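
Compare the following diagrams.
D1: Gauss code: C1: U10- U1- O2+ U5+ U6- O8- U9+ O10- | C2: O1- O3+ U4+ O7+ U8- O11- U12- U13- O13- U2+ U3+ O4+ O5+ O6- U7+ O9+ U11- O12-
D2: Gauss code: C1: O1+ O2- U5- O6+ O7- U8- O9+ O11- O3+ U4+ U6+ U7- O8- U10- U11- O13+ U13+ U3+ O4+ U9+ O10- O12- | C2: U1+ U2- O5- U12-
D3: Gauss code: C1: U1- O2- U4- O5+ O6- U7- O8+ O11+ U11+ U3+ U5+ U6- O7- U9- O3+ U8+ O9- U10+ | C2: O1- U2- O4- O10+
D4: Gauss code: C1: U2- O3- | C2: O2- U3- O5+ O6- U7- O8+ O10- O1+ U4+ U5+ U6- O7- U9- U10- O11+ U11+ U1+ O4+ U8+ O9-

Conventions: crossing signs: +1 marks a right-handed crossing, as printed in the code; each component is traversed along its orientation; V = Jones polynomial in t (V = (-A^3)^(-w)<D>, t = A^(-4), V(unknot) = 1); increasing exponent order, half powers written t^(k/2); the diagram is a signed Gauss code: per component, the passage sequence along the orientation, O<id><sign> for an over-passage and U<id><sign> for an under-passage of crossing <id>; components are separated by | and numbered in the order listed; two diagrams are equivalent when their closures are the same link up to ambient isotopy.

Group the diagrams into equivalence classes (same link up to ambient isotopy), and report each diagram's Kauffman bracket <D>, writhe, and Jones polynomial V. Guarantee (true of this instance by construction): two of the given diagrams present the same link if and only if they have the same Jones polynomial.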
□ □ □ □ □
In full, transcribe each entry of the material exactly.

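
Compare the following diagrams.
D1: Gauss code: C1: U10- U1- O2+ U5+ U6- O8- U9+ O10- | C2: O1- O3+ U4+ O7+ U8- O11- U12- U13- O13- U2+ U3+ O4+ O5+ O6- U7+ O9+ U11- O12-
D2: Gauss code: C1: O1+ O2- U5- O6+ O7- U8- O9+ O11- O3+ U4+ U6+ U7- O8- U10- U11- O13+ U13+ U3+ O4+ U9+ O10- O12- | C2: U1+ U2- O5- U12-
D3: Gauss code: C1: U1- O2- U4- O5+ O6- U7- O8+ O11+ U11+ U3+ U5+ U6- O7- U9- O3+ U8+ O9- U10+ | C2: O1- U2- O4- O10+
D4: Gauss code: C1: U2- O3- | C2: O2- U3- O5+ O6- U7- O8+ O10- O1+ U4+ U5+ U6- O7- U9- U10- O11+ U11+ U1+ O4+ U8+ O9-

Conventions: crossing signs: +1 marks a right-handed crossing, as printed in the code; each component is traversed along its orientation; V = Jones polynomial in t (V = (-A^3)^(-w)<D>, t = A^(-4), V(unknot) = 1); increasing exponent order, half powers written t^(k/2); the diagram is a signed Gauss code: per component, the passage sequence along the orientation, O<id><sign> for an over-passage and U<id><sign> for an under-passage of crossing <id>; components are separated by | and numbered in the order listed; two diagrams are equivalent when their closures are the same link up to ambient isotopy.

Group the diagrams into equivalence classes (same link up to ambient isotopy), and report each diagram's Kauffman bracket <D>, writhe, and Jones polynomial V. Guarantee (true of this instance by construction): two of the given diagrams present the same link if and only if they have the same Jones polynomial.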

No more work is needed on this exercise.